[Dataset entries]

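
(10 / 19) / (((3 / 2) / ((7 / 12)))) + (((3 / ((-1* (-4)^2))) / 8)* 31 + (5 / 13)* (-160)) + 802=210545389 / 284544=739.94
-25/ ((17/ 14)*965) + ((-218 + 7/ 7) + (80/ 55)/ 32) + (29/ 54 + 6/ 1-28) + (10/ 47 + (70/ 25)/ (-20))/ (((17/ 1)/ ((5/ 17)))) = -1856453914109/ 7785911430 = -238.44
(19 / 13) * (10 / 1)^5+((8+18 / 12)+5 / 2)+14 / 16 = 146166.72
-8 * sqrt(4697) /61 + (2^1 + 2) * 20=80 - 8 * sqrt(4697) /61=71.01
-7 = -7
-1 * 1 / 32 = -1 / 32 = -0.03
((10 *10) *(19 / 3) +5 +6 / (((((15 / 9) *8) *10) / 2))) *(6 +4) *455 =17428957 / 6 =2904826.17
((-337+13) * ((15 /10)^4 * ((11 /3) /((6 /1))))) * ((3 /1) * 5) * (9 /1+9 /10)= -2381643 /16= -148852.69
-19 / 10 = -1.90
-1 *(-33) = 33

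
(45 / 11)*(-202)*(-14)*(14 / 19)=8524.59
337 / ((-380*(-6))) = 337 / 2280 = 0.15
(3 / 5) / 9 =1 / 15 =0.07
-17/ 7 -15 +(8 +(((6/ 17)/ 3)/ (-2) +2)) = -7.49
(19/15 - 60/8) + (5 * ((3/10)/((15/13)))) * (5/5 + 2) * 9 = 433/15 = 28.87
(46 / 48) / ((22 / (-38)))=-437 / 264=-1.66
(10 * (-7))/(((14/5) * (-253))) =25/253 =0.10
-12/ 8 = -3/ 2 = -1.50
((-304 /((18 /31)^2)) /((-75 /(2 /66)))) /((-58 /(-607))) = 22166426 /5813775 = 3.81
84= 84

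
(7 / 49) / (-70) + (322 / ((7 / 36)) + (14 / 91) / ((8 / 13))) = 1623123 / 980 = 1656.25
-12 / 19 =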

- [TASK DESCRIPTION]:
Output the data once more, exactly as given.

- [TASK OUTPUT]:
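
(10 / 19) / (((3 / 2) / ((7 / 12)))) + (((3 / ((-1* (-4)^2))) / 8)* 31 + (5 / 13)* (-160)) + 802=210545389 / 284544=739.94
-25/ ((17/ 14)*965) + ((-218 + 7/ 7) + (80/ 55)/ 32) + (29/ 54 + 6/ 1-28) + (10/ 47 + (70/ 25)/ (-20))/ (((17/ 1)/ ((5/ 17)))) = -1856453914109/ 7785911430 = -238.44
(19 / 13) * (10 / 1)^5+((8+18 / 12)+5 / 2)+14 / 16 = 146166.72
-8 * sqrt(4697) /61 + (2^1 + 2) * 20=80 - 8 * sqrt(4697) /61=71.01
-7 = -7
-1 * 1 / 32 = -1 / 32 = -0.03
((10 *10) *(19 / 3) +5 +6 / (((((15 / 9) *8) *10) / 2))) *(6 +4) *455 =17428957 / 6 =2904826.17
((-337+13) * ((15 /10)^4 * ((11 /3) /((6 /1))))) * ((3 /1) * 5) * (9 /1+9 /10)= -2381643 /16= -148852.69
-19 / 10 = -1.90
-1 *(-33) = 33

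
(45 / 11)*(-202)*(-14)*(14 / 19)=8524.59
337 / ((-380*(-6))) = 337 / 2280 = 0.15
(3 / 5) / 9 =1 / 15 =0.07
-17/ 7 -15 +(8 +(((6/ 17)/ 3)/ (-2) +2)) = -7.49
(19/15 - 60/8) + (5 * ((3/10)/((15/13)))) * (5/5 + 2) * 9 = 433/15 = 28.87
(46 / 48) / ((22 / (-38)))=-437 / 264=-1.66
(10 * (-7))/(((14/5) * (-253))) =25/253 =0.10
-12/ 8 = -3/ 2 = -1.50
((-304 /((18 /31)^2)) /((-75 /(2 /66)))) /((-58 /(-607))) = 22166426 /5813775 = 3.81
84= 84

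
(7 / 49) / (-70) + (322 / ((7 / 36)) + (14 / 91) / ((8 / 13))) = 1623123 / 980 = 1656.25
-12 / 19 =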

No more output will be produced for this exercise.